• WHAT TO DO
Return every record exactly. Omit nothing.

(Records contained in a dataset)
+++++
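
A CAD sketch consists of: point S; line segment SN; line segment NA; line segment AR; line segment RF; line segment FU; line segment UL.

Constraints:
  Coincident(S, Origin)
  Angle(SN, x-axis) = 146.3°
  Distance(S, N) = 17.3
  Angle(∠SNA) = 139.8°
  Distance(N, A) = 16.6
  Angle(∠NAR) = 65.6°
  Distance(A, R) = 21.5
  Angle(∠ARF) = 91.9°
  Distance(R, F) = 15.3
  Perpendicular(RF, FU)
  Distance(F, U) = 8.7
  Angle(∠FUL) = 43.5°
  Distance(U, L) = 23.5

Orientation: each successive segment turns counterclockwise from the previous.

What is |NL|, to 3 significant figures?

28.1

S is at the origin; SN runs at 146.3° with length 17.3, so N = (-14.4, 9.60). ∠SNA = 139.8° gives NA at -174° from the x-axis; with |NA| = 16.6, A = (-30.9, 7.72). ∠NAR = 65.6° gives AR at -59.1° from the x-axis; with |AR| = 21.5, R = (-19.8, -10.7). ∠ARF = 91.9° gives RF at 29.0° from the x-axis; with |RF| = 15.3, F = (-6.46, -3.31). RF ⟂ FU, so FU runs at 119°; with |FU| = 8.7, U = (-10.7, 4.30). ∠FUL = 43.5° gives UL at -104° from the x-axis; with |UL| = 23.5, L = (-16.6, -18.5). Then |NL| = |L − N| = 28.1.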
+++++
• WRITTEN SOLUTION
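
A CAD sketch consists of: point S; line segment SN; line segment NA; line segment AR; line segment RF; line segment FU; line segment UL.

Constraints:
  Coincident(S, Origin)
  Angle(SN, x-axis) = 146.3°
  Distance(S, N) = 17.3
  Angle(∠SNA) = 139.8°
  Distance(N, A) = 16.6
  Angle(∠NAR) = 65.6°
  Distance(A, R) = 21.5
  Angle(∠ARF) = 91.9°
  Distance(R, F) = 15.3
  Perpendicular(RF, FU)
  Distance(F, U) = 8.7
  Angle(∠FUL) = 43.5°
  Distance(U, L) = 23.5

Orientation: each successive segment turns counterclockwise from the previous.

What is |NL|, to 3 significant figures?

28.1

S is at the origin; SN runs at 146.3° with length 17.3, so N = (-14.4, 9.60). ∠SNA = 139.8° gives NA at -174° from the x-axis; with |NA| = 16.6, A = (-30.9, 7.72). ∠NAR = 65.6° gives AR at -59.1° from the x-axis; with |AR| = 21.5, R = (-19.8, -10.7). ∠ARF = 91.9° gives RF at 29.0° from the x-axis; with |RF| = 15.3, F = (-6.46, -3.31). RF ⟂ FU, so FU runs at 119°; with |FU| = 8.7, U = (-10.7, 4.30). ∠FUL = 43.5° gives UL at -104° from the x-axis; with |UL| = 23.5, L = (-16.6, -18.5). Then |NL| = |L − N| = 28.1.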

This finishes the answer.